■ **DIRECTIONS FOR THIS TASK**: Your reply should be made up of every line in the records below that holds the string "temperature".

■ **MATERIAL FOR THE TASK**:
-----

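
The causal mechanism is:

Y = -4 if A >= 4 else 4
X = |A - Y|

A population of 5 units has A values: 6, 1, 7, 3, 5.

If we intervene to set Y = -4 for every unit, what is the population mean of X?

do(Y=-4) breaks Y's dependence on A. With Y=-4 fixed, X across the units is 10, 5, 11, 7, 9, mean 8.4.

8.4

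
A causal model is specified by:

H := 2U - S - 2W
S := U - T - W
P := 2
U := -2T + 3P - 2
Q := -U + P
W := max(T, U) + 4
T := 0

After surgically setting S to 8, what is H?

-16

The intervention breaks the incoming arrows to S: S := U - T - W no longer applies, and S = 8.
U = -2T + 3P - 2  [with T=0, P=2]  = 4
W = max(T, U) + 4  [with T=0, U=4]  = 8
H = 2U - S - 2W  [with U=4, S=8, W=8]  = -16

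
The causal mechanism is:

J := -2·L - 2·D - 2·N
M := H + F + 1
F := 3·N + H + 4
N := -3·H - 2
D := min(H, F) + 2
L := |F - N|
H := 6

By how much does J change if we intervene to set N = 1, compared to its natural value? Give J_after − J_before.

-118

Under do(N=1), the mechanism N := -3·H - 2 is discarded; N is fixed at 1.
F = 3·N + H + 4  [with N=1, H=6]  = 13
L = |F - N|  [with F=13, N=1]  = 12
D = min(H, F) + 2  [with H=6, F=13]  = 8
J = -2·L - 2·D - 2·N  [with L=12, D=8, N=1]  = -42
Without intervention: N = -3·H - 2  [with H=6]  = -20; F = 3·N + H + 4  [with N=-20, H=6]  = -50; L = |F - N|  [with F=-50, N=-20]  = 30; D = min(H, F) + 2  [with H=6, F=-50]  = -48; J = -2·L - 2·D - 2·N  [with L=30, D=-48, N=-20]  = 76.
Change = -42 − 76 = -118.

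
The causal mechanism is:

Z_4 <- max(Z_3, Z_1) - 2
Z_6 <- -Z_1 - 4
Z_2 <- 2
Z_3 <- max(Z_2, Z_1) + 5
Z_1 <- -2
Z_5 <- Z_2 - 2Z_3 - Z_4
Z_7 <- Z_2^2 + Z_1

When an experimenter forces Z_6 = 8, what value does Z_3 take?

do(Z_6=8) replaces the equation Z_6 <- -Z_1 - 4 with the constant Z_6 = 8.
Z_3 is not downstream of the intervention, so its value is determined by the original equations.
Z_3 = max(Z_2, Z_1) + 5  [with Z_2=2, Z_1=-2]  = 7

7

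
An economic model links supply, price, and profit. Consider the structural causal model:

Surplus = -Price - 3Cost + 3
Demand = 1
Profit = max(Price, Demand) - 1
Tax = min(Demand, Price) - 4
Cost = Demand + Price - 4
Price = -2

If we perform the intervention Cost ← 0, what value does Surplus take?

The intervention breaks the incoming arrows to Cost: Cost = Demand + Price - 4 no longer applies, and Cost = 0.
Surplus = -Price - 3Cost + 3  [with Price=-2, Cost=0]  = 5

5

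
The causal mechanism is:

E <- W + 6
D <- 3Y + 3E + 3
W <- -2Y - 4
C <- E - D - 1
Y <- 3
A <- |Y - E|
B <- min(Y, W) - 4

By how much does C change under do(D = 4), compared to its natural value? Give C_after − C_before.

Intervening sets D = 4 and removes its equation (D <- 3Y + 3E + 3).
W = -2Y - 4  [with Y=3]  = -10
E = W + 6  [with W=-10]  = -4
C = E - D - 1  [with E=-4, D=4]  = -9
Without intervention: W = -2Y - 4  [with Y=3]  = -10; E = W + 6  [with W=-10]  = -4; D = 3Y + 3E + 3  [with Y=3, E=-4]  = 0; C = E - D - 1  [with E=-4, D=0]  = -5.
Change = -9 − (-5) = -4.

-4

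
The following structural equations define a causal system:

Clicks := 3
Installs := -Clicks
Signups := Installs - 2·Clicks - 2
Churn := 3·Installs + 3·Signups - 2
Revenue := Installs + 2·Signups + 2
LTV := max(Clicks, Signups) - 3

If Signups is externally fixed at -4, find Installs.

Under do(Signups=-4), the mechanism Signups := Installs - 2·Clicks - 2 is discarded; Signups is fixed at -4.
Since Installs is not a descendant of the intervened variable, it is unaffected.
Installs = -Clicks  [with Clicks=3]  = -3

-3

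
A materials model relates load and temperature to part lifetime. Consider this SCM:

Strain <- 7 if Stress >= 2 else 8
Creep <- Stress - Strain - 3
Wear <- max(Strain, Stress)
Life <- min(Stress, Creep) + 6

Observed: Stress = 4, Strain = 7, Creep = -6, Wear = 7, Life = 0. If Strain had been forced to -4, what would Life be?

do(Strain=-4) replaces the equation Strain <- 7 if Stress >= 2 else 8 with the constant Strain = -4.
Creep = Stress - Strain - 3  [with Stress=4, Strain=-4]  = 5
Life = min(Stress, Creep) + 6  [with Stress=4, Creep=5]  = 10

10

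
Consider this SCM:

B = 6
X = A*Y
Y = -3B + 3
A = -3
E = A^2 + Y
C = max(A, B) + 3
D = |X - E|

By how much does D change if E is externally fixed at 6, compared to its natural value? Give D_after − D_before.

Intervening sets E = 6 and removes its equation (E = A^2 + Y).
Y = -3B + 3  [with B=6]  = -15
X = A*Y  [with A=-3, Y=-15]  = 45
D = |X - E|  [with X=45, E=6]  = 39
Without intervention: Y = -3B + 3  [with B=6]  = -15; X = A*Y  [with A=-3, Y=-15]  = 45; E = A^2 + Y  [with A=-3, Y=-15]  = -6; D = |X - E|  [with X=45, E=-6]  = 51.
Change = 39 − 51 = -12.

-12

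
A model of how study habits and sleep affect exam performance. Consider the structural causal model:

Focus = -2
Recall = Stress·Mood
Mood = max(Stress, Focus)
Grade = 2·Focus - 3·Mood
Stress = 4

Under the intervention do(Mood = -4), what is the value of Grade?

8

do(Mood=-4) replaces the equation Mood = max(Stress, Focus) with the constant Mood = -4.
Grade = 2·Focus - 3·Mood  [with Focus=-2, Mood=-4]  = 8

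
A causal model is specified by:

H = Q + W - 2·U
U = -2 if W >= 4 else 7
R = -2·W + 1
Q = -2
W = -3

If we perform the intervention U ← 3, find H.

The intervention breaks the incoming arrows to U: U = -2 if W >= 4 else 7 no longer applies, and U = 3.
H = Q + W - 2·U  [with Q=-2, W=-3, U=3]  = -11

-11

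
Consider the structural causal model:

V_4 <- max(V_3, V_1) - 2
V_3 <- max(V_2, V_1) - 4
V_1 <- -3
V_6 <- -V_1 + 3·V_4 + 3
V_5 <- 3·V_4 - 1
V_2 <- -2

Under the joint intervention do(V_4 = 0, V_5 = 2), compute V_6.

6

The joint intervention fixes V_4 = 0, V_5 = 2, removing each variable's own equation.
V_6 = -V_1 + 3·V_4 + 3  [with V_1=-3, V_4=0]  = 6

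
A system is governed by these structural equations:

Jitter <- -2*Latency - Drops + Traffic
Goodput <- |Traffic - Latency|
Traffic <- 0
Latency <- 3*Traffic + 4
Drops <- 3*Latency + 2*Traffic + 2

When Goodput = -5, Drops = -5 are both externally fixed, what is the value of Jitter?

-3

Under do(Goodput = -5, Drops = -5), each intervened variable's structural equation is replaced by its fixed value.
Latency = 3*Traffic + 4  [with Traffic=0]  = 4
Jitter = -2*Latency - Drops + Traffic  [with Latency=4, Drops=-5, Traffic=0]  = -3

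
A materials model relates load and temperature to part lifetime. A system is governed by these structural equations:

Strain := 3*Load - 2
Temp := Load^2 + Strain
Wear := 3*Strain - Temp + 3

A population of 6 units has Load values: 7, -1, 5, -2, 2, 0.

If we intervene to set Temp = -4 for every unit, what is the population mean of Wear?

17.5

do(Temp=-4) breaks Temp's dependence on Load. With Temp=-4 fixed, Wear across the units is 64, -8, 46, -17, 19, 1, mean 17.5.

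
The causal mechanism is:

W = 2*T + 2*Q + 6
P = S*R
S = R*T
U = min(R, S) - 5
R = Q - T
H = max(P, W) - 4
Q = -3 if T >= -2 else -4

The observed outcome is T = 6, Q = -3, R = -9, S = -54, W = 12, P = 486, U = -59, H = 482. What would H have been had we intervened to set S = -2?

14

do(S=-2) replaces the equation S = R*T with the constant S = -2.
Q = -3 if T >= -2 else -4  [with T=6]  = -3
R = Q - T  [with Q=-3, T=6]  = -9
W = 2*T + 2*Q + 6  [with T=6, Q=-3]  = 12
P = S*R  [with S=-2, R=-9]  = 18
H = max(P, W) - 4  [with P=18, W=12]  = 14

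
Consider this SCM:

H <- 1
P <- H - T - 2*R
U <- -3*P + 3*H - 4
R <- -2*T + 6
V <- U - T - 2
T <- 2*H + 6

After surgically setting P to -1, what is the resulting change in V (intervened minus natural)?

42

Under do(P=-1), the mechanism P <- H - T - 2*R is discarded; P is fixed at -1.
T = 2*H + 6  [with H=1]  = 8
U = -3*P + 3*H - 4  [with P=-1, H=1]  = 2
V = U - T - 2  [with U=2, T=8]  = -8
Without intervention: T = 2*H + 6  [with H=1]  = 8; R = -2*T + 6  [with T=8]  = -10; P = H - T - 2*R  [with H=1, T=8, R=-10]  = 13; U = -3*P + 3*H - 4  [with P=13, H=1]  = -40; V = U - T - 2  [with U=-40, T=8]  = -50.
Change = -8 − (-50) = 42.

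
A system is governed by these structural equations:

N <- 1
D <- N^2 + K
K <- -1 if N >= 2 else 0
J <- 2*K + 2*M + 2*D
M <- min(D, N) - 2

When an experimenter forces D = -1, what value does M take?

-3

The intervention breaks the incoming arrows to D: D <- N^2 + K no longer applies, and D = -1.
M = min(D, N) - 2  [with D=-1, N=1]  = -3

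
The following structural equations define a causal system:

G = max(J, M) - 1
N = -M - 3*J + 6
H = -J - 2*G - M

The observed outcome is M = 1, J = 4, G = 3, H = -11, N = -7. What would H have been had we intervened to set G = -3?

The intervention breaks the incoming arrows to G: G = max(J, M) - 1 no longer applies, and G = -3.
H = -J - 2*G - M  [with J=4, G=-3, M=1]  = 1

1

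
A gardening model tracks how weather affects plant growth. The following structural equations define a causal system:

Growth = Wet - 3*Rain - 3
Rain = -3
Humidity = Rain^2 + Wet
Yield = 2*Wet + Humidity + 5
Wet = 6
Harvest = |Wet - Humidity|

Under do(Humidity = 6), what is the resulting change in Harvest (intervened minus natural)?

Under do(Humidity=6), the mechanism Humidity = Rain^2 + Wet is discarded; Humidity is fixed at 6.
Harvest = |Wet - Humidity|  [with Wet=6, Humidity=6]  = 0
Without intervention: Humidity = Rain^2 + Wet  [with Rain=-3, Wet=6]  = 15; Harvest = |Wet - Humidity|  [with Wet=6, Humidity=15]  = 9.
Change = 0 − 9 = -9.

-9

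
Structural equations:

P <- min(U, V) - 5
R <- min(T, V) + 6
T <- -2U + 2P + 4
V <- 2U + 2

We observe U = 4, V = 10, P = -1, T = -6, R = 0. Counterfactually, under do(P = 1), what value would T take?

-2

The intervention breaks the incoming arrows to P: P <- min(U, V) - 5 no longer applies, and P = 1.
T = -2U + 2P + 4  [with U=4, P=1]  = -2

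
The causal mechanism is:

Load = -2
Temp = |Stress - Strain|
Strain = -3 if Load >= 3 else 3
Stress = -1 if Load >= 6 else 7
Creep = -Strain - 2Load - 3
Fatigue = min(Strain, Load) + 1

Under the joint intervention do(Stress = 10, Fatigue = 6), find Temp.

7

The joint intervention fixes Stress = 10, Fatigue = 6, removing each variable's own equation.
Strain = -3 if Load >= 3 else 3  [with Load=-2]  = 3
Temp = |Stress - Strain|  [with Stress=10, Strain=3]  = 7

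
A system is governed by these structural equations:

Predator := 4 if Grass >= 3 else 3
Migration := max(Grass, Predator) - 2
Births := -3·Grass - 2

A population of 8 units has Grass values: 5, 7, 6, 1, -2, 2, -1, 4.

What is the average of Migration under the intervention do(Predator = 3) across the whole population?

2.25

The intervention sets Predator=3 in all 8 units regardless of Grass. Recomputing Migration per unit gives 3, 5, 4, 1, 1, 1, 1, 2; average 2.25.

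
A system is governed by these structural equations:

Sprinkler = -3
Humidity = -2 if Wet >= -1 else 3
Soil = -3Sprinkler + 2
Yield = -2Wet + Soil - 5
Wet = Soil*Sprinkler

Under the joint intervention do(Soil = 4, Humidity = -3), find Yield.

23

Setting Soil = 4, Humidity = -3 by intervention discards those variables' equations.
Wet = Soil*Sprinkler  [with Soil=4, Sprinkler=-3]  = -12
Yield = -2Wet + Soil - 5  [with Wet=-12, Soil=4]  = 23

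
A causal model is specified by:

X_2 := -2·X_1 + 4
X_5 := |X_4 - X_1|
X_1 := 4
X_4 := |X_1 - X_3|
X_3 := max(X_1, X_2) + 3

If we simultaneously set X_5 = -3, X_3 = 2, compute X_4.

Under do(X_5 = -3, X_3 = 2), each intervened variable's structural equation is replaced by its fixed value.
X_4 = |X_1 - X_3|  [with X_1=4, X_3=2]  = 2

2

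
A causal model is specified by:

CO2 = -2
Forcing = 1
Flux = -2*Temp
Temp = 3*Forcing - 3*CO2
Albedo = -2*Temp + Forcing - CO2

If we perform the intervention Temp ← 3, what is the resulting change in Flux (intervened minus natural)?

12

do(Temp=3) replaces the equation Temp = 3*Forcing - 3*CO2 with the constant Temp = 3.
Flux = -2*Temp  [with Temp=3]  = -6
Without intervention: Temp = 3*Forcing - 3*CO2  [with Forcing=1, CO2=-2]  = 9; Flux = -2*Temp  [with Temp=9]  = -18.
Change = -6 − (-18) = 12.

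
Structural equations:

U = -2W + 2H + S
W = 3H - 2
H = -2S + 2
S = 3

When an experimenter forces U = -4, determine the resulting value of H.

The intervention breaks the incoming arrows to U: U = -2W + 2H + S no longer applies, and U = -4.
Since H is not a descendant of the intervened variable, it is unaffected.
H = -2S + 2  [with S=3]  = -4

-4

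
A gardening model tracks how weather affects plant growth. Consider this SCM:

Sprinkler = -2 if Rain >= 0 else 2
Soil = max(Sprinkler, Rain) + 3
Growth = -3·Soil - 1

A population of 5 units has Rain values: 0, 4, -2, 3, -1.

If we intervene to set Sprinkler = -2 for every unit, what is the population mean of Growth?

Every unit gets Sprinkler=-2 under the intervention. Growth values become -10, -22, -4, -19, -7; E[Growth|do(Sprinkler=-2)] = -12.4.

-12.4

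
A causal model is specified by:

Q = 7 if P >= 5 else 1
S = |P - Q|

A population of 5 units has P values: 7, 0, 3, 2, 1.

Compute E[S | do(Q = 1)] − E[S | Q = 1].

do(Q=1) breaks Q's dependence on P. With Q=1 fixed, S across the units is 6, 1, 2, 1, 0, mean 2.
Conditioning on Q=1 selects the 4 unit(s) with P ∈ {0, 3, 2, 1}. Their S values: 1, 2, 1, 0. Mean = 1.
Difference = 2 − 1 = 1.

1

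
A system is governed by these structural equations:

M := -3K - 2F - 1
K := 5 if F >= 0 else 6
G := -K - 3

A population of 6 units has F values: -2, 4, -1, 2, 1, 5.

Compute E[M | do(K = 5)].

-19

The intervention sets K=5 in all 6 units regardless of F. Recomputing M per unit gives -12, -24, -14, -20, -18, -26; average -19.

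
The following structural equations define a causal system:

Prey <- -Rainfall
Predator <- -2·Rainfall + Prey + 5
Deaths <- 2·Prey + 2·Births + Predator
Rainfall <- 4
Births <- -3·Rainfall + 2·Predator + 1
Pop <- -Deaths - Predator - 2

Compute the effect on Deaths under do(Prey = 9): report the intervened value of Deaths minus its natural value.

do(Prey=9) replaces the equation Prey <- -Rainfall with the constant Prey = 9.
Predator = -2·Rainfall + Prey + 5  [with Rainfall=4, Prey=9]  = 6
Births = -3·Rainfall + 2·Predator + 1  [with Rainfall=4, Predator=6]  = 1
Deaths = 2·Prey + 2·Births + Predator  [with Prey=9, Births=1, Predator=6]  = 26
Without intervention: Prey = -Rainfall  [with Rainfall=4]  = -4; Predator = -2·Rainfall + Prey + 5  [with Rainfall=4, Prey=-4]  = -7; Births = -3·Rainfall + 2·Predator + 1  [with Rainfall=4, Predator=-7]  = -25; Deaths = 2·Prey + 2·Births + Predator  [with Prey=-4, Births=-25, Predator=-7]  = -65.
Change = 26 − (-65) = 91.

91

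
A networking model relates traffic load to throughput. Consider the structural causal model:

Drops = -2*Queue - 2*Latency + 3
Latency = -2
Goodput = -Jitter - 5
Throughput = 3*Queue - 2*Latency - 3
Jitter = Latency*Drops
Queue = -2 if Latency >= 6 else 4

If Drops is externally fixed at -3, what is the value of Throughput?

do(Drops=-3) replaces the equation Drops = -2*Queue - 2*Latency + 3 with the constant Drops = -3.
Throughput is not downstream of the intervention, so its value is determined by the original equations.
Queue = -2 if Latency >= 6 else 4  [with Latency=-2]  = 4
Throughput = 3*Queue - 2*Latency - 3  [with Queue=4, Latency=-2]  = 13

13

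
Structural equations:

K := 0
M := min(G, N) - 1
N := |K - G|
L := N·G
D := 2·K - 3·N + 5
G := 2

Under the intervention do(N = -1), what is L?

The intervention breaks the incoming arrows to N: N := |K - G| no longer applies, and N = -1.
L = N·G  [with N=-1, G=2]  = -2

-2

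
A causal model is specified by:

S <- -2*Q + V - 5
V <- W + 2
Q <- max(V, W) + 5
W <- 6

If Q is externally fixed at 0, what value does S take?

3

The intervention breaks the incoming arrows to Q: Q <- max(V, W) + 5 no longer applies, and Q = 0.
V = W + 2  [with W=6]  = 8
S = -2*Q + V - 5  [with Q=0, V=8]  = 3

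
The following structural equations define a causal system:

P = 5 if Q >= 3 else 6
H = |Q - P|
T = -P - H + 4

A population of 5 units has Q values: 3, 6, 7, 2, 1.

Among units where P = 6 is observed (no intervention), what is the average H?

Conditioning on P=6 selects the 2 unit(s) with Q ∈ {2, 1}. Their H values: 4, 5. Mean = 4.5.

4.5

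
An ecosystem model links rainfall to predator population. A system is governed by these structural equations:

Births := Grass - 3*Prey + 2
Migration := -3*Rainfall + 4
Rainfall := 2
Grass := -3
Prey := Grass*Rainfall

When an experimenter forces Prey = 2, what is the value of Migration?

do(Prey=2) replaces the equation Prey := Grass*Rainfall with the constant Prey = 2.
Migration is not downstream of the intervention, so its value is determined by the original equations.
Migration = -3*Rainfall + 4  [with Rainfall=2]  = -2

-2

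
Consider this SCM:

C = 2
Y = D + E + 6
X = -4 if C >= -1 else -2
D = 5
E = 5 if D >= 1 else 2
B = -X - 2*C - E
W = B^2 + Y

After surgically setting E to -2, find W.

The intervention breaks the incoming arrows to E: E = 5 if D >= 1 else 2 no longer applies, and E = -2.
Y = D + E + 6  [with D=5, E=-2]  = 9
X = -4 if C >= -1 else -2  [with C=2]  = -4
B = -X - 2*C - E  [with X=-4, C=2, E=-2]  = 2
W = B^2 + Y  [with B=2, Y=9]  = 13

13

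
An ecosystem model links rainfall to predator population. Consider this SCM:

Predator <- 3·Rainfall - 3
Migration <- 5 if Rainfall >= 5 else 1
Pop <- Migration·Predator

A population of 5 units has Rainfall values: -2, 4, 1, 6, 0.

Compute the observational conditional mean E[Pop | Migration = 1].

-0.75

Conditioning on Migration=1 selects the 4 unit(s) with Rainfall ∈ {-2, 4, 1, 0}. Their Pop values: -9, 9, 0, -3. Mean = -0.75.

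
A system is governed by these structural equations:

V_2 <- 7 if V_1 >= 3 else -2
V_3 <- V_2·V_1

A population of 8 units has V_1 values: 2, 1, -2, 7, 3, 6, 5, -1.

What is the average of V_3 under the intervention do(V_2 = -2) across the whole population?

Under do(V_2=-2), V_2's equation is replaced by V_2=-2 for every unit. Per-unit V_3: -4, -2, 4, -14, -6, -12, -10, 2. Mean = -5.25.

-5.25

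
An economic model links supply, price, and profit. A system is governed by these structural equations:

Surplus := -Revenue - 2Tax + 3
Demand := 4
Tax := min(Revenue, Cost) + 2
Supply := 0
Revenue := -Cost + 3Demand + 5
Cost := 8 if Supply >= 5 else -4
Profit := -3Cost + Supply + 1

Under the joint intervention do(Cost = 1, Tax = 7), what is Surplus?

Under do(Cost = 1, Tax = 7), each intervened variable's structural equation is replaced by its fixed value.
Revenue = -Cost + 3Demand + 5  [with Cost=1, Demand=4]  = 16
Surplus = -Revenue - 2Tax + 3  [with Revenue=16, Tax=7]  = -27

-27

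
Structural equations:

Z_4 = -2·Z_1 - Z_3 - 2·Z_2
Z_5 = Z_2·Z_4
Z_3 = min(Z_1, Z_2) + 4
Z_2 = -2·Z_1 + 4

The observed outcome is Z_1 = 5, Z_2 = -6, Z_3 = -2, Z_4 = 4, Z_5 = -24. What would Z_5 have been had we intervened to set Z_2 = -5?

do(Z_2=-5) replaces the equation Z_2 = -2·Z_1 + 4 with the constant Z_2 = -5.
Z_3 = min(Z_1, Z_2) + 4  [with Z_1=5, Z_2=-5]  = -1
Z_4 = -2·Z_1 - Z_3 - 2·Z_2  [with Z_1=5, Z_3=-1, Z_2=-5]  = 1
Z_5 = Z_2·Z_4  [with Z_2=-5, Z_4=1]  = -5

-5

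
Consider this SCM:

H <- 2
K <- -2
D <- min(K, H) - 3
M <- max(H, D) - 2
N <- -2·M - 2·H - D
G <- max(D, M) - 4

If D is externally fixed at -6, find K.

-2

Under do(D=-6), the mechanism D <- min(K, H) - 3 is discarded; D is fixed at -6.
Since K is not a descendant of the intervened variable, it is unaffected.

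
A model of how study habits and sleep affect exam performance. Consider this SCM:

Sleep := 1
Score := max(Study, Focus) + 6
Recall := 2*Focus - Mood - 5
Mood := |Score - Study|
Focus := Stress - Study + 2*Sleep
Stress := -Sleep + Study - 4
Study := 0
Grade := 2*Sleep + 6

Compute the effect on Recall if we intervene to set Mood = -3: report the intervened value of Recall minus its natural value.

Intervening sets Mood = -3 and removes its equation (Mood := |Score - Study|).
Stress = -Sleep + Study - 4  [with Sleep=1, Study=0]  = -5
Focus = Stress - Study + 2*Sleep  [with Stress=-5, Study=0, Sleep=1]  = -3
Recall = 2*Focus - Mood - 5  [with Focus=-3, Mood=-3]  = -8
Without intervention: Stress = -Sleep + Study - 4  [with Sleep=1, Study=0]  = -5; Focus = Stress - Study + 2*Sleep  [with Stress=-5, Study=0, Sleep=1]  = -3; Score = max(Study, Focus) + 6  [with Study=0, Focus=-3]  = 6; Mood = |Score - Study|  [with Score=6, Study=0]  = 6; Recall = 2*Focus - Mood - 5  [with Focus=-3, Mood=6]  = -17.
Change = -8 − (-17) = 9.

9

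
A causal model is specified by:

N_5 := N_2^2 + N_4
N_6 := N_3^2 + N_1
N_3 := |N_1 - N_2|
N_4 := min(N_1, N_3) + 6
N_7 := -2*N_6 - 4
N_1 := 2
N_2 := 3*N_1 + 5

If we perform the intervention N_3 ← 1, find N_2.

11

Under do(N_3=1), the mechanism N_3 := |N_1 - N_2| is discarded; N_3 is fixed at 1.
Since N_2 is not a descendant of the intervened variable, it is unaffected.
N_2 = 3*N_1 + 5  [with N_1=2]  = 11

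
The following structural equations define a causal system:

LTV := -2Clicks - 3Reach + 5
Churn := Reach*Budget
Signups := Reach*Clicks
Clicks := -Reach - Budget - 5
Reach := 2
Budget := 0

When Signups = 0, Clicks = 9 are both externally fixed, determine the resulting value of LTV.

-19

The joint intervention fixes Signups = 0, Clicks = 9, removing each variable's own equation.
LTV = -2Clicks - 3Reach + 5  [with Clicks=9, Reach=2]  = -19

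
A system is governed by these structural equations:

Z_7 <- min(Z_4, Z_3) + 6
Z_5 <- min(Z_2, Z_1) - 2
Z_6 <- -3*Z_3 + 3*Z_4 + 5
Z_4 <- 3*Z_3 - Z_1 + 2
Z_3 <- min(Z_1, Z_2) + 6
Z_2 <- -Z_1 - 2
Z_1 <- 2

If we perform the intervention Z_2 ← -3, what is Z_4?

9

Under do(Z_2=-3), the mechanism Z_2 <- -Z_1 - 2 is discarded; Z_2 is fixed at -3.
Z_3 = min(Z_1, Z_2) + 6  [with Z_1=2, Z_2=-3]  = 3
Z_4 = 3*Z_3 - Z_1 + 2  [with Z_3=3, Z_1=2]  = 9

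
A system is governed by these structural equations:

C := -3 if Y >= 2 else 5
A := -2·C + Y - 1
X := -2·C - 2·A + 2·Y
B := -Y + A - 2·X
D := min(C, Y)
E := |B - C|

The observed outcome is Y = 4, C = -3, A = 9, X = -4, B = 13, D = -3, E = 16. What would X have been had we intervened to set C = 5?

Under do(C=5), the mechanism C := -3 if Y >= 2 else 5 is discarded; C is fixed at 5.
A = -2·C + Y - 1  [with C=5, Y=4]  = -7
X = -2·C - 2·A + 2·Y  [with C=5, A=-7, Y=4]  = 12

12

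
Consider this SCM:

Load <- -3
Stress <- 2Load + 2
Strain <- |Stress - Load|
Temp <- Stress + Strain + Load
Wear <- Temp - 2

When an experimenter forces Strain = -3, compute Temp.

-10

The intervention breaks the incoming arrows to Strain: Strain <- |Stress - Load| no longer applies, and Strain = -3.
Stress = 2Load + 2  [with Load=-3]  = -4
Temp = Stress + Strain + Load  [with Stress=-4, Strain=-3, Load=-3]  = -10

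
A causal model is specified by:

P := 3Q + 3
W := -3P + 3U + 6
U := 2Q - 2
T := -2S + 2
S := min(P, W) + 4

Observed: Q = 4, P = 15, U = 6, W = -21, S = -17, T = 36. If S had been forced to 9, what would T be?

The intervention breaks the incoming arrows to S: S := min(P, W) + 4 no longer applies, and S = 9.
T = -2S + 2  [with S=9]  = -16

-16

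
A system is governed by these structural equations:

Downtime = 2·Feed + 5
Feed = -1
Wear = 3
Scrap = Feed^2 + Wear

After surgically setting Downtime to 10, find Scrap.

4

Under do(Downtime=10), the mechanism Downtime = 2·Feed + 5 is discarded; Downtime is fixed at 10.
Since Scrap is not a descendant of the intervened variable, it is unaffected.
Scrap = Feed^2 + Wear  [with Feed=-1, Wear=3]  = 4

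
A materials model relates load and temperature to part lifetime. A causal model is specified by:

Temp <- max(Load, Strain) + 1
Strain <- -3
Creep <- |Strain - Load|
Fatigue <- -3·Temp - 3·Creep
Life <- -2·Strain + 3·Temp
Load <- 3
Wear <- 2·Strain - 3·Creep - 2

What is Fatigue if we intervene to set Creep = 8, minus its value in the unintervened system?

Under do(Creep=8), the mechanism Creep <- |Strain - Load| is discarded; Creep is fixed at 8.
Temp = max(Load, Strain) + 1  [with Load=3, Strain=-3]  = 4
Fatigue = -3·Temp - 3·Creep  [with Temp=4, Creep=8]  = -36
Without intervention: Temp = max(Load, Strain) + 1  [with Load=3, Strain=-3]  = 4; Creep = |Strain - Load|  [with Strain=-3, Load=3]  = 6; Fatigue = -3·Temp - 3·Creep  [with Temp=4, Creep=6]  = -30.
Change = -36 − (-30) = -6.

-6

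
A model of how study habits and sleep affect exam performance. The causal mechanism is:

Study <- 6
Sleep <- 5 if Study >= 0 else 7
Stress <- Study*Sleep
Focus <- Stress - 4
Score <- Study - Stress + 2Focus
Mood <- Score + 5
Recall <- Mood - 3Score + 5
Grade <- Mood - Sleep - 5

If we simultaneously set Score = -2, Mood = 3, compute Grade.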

-----

■ **RESULT OF THIS TASK**:
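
A materials model relates load and temperature to part lifetime. Consider this SCM:
A materials model relates load and temperature to part lifetime. A system is governed by these structural equations:
A materials model relates load and temperature to part lifetime. A causal model is specified by: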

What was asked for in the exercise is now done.